* What you are asked to do: Every record below should appear in your answer, copied exactly.

* Task inputs:
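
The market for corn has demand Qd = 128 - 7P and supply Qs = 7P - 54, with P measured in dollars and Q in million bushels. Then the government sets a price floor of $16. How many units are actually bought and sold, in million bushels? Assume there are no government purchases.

16

Equilibrium: 128 - 7P = 7P - 54, so 182 = 14P and P* = 13, Q* = 37.
The floor of 16 is above the equilibrium price 13, so it binds.
At P = 16: Qd = 128 - 7·16 = 16 and Qs = 7·16 - 54 = 58.
The quantity actually transacted is the short side, demand: 16.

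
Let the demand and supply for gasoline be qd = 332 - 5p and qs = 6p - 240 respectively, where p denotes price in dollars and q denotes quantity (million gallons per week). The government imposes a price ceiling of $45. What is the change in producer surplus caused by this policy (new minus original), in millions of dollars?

-357

Equilibrium: 332 - 5p = 6p - 240, so 572 = 11p and p* = 52, q* = 72.
The ceiling of 45 is below the equilibrium price 52, so it binds.
At p = 45: qd = 332 - 5·45 = 107 and qs = 6·45 - 240 = 30.
Producer surplus without the control is ½ · (52 - 40) · 72 = 432.
With the ceiling, producers sell 30 units at 45, so PS = ½ · (45 - 40) · 30 = 75.
Change in producer surplus = 75 - 432 = -357.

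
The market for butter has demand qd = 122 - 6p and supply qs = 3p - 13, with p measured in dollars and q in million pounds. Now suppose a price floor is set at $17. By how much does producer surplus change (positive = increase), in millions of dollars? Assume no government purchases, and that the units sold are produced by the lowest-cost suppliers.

16

Setting quantity demanded equal to quantity supplied, 122 - 6p = 3p - 13, gives p* = 15 and q* = 32.
Because the floor (17) lies above the market-clearing price, it is binding.
At p = 17: qd = 122 - 6·17 = 20 and qs = 3·17 - 13 = 38.
Producer surplus without the control is ½ · (15 - 13/3) · 32 = 512/3.
With the floor, 20 units are sold at 17. The supply price at q = 20 is 11, so PS = ½ · [(17 - 13/3) + (17 - 11)] · 20 = 560/3.
Change in producer surplus = 560/3 - 512/3 = 16.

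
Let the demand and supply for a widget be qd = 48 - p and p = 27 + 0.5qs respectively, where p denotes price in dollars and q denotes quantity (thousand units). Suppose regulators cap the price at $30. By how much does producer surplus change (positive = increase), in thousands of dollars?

Rearranging supply gives qs = 2p - 54. Setting quantity demanded equal to quantity supplied, 48 - p = 2p - 54, gives p* = 34 and q* = 14.
Because the ceiling (30) lies below the market-clearing price, it is binding.
At p = 30: qd = 48 - 30 = 18 and qs = 2·30 - 54 = 6.
Producer surplus without the control is ½ · (34 - 27) · 14 = 49.
With the ceiling, producers sell 6 units at 30, so PS = ½ · (30 - 27) · 6 = 9.
Change in producer surplus = 9 - 49 = -40.

-40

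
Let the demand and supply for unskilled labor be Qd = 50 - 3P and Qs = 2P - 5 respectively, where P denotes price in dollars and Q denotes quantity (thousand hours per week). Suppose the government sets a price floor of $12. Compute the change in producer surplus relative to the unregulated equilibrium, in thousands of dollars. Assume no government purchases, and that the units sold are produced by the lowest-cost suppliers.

11.75

Setting quantity demanded equal to quantity supplied, 50 - 3P = 2P - 5, gives P* = 11 and Q* = 17.
The floor of 12 is above the equilibrium price 11, so it binds.
At P = 12: Qd = 50 - 3·12 = 14 and Qs = 2·12 - 5 = 19.
Producer surplus without the control is ½ · (11 - 2.5) · 17 = 72.25.
With the floor, 14 units are sold at 12. The supply price at Q = 14 is 9.5, so PS = ½ · [(12 - 2.5) + (12 - 9.5)] · 14 = 84.
Change in producer surplus = 84 - 72.25 = 11.75.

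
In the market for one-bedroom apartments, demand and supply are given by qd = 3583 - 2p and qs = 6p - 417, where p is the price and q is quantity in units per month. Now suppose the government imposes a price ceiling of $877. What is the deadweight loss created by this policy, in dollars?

Equilibrium: 3583 - 2p = 6p - 417, so 4000 = 8p and p* = 500, q* = 2583.
Since 877 is above p* = 500, the ceiling does not bind and the free-market outcome prevails.
Since the control does not bind, no trades are prevented and deadweight loss is zero.

0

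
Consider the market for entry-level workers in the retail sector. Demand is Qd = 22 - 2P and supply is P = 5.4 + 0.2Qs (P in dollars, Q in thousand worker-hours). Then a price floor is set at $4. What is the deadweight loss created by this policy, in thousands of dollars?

Rearranging supply gives Qs = 5P - 27. In a free market, 22 - 2P = 5P - 27 gives the equilibrium P* = 7, Q* = 8.
Since 4 is below P* = 7, the floor does not bind and the free-market outcome prevails.
Since the control does not bind, no trades are prevented and deadweight loss is zero.

0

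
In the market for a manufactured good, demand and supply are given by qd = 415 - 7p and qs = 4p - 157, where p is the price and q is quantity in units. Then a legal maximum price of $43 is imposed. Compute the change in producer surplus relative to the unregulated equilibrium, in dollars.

Equilibrium: 415 - 7p = 4p - 157, so 572 = 11p and p* = 52, q* = 51.
Since 43 < 52, the ceiling is binding.
At p = 43: qd = 415 - 7·43 = 114 and qs = 4·43 - 157 = 15.
Producer surplus without the control is ½ · (52 - 39.25) · 51 = 325.125.
With the ceiling, producers sell 15 units at 43, so PS = ½ · (43 - 39.25) · 15 = 28.125.
Change in producer surplus = 28.125 - 325.125 = -297.

-297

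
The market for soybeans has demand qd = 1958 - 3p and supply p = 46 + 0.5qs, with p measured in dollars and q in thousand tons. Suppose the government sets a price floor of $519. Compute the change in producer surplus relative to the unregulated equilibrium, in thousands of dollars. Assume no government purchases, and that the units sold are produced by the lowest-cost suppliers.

Rearranging supply gives qs = 2p - 92. Without the control the market clears where 1958 - 3p = 2p - 92, i.e. p* = 410 and q* = 728.
Because the floor (519) lies above the market-clearing price, it is binding.
At p = 519: qd = 1958 - 3·519 = 401 and qs = 2·519 - 92 = 946.
Producer surplus without the control is ½ · (410 - 46) · 728 = 132496.
With the floor, 401 units are sold at 519. The supply price at q = 401 is 246.5, so PS = ½ · [(519 - 46) + (519 - 246.5)] · 401 = 149472.75.
Change in producer surplus = 149472.75 - 132496 = 16976.75.

16976.75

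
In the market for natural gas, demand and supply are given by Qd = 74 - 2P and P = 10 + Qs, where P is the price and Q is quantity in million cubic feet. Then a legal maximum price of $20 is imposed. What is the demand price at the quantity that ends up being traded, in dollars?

32

Rearranging supply gives Qs = P - 10. In a free market, 74 - 2P = P - 10 gives the equilibrium P* = 28, Q* = 18.
The ceiling of 20 is below the equilibrium price 28, so it binds.
At P = 20: Qd = 74 - 2·20 = 34 and Qs = 20 - 10 = 10.
Only 10 units reach the market. On the demand curve, the marginal buyer's willingness to pay at Q = 10 is (74 - 10)/2 = 32.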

* Answer to this exercise:
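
The market for corn has demand Qd = 128 - 7P and supply Qs = 7P - 54, with P measured in dollars and Q in million bushels. Then the government sets a price floor of $16. How many units are actually bought and sold, in million bushels? Assume there are no government purchases.

16

Equilibrium: 128 - 7P = 7P - 54, so 182 = 14P and P* = 13, Q* = 37.
The floor of 16 is above the equilibrium price 13, so it binds.
At P = 16: Qd = 128 - 7·16 = 16 and Qs = 7·16 - 54 = 58.
The quantity actually transacted is the short side, demand: 16.

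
Let the demand and supply for gasoline be qd = 332 - 5p and qs = 6p - 240 respectively, where p denotes price in dollars and q denotes quantity (million gallons per week). The government imposes a price ceiling of $45. What is the change in producer surplus caused by this policy (new minus original), in millions of dollars?

-357

Equilibrium: 332 - 5p = 6p - 240, so 572 = 11p and p* = 52, q* = 72.
The ceiling of 45 is below the equilibrium price 52, so it binds.
At p = 45: qd = 332 - 5·45 = 107 and qs = 6·45 - 240 = 30.
Producer surplus without the control is ½ · (52 - 40) · 72 = 432.
With the ceiling, producers sell 30 units at 45, so PS = ½ · (45 - 40) · 30 = 75.
Change in producer surplus = 75 - 432 = -357.

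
The market for butter has demand qd = 122 - 6p and supply qs = 3p - 13, with p measured in dollars and q in million pounds. Now suppose a price floor is set at $17. By how much does producer surplus change (positive = increase), in millions of dollars? Assume no government purchases, and that the units sold are produced by the lowest-cost suppliers.

16

Setting quantity demanded equal to quantity supplied, 122 - 6p = 3p - 13, gives p* = 15 and q* = 32.
Because the floor (17) lies above the market-clearing price, it is binding.
At p = 17: qd = 122 - 6·17 = 20 and qs = 3·17 - 13 = 38.
Producer surplus without the control is ½ · (15 - 13/3) · 32 = 512/3.
With the floor, 20 units are sold at 17. The supply price at q = 20 is 11, so PS = ½ · [(17 - 13/3) + (17 - 11)] · 20 = 560/3.
Change in producer surplus = 560/3 - 512/3 = 16.

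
Let the demand and supply for a widget be qd = 48 - p and p = 27 + 0.5qs respectively, where p denotes price in dollars and q denotes quantity (thousand units). Suppose regulators cap the price at $30. By how much does producer surplus change (positive = increase), in thousands of dollars?

Rearranging supply gives qs = 2p - 54. Setting quantity demanded equal to quantity supplied, 48 - p = 2p - 54, gives p* = 34 and q* = 14.
Because the ceiling (30) lies below the market-clearing price, it is binding.
At p = 30: qd = 48 - 30 = 18 and qs = 2·30 - 54 = 6.
Producer surplus without the control is ½ · (34 - 27) · 14 = 49.
With the ceiling, producers sell 6 units at 30, so PS = ½ · (30 - 27) · 6 = 9.
Change in producer surplus = 9 - 49 = -40.

-40

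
Let the demand and supply for unskilled labor be Qd = 50 - 3P and Qs = 2P - 5 respectively, where P denotes price in dollars and Q denotes quantity (thousand hours per week). Suppose the government sets a price floor of $12. Compute the change in producer surplus relative to the unregulated equilibrium, in thousands of dollars. Assume no government purchases, and that the units sold are produced by the lowest-cost suppliers.

11.75

Setting quantity demanded equal to quantity supplied, 50 - 3P = 2P - 5, gives P* = 11 and Q* = 17.
The floor of 12 is above the equilibrium price 11, so it binds.
At P = 12: Qd = 50 - 3·12 = 14 and Qs = 2·12 - 5 = 19.
Producer surplus without the control is ½ · (11 - 2.5) · 17 = 72.25.
With the floor, 14 units are sold at 12. The supply price at Q = 14 is 9.5, so PS = ½ · [(12 - 2.5) + (12 - 9.5)] · 14 = 84.
Change in producer surplus = 84 - 72.25 = 11.75.

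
In the market for one-bedroom apartments, demand and supply are given by qd = 3583 - 2p and qs = 6p - 417, where p is the price and q is quantity in units per month. Now suppose the government imposes a price ceiling of $877. What is the deadweight loss created by this policy, in dollars?

Equilibrium: 3583 - 2p = 6p - 417, so 4000 = 8p and p* = 500, q* = 2583.
Since 877 is above p* = 500, the ceiling does not bind and the free-market outcome prevails.
Since the control does not bind, no trades are prevented and deadweight loss is zero.

0

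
Consider the market for entry-level workers in the retail sector. Demand is Qd = 22 - 2P and supply is P = 5.4 + 0.2Qs (P in dollars, Q in thousand worker-hours). Then a price floor is set at $4. What is the deadweight loss created by this policy, in thousands of dollars?

Rearranging supply gives Qs = 5P - 27. In a free market, 22 - 2P = 5P - 27 gives the equilibrium P* = 7, Q* = 8.
Since 4 is below P* = 7, the floor does not bind and the free-market outcome prevails.
Since the control does not bind, no trades are prevented and deadweight loss is zero.

0

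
In the market for a manufactured good, demand and supply are given by qd = 415 - 7p and qs = 4p - 157, where p is the price and q is quantity in units. Then a legal maximum price of $43 is imposed. Compute the change in producer surplus relative to the unregulated equilibrium, in dollars.

Equilibrium: 415 - 7p = 4p - 157, so 572 = 11p and p* = 52, q* = 51.
Since 43 < 52, the ceiling is binding.
At p = 43: qd = 415 - 7·43 = 114 and qs = 4·43 - 157 = 15.
Producer surplus without the control is ½ · (52 - 39.25) · 51 = 325.125.
With the ceiling, producers sell 15 units at 43, so PS = ½ · (43 - 39.25) · 15 = 28.125.
Change in producer surplus = 28.125 - 325.125 = -297.

-297

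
The market for soybeans has demand qd = 1958 - 3p and supply p = 46 + 0.5qs, with p measured in dollars and q in thousand tons. Suppose the government sets a price floor of $519. Compute the change in producer surplus relative to the unregulated equilibrium, in thousands of dollars. Assume no government purchases, and that the units sold are produced by the lowest-cost suppliers.

Rearranging supply gives qs = 2p - 92. Without the control the market clears where 1958 - 3p = 2p - 92, i.e. p* = 410 and q* = 728.
Because the floor (519) lies above the market-clearing price, it is binding.
At p = 519: qd = 1958 - 3·519 = 401 and qs = 2·519 - 92 = 946.
Producer surplus without the control is ½ · (410 - 46) · 728 = 132496.
With the floor, 401 units are sold at 519. The supply price at q = 401 is 246.5, so PS = ½ · [(519 - 46) + (519 - 246.5)] · 401 = 149472.75.
Change in producer surplus = 149472.75 - 132496 = 16976.75.

16976.75

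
In the market for natural gas, demand and supply are given by Qd = 74 - 2P and P = 10 + Qs, where P is the price and Q is quantity in million cubic feet. Then a legal maximum price of $20 is imposed. What is the demand price at the quantity that ends up being traded, in dollars?

32

Rearranging supply gives Qs = P - 10. In a free market, 74 - 2P = P - 10 gives the equilibrium P* = 28, Q* = 18.
The ceiling of 20 is below the equilibrium price 28, so it binds.
At P = 20: Qd = 74 - 2·20 = 34 and Qs = 20 - 10 = 10.
Only 10 units reach the market. On the demand curve, the marginal buyer's willingness to pay at Q = 10 is (74 - 10)/2 = 32.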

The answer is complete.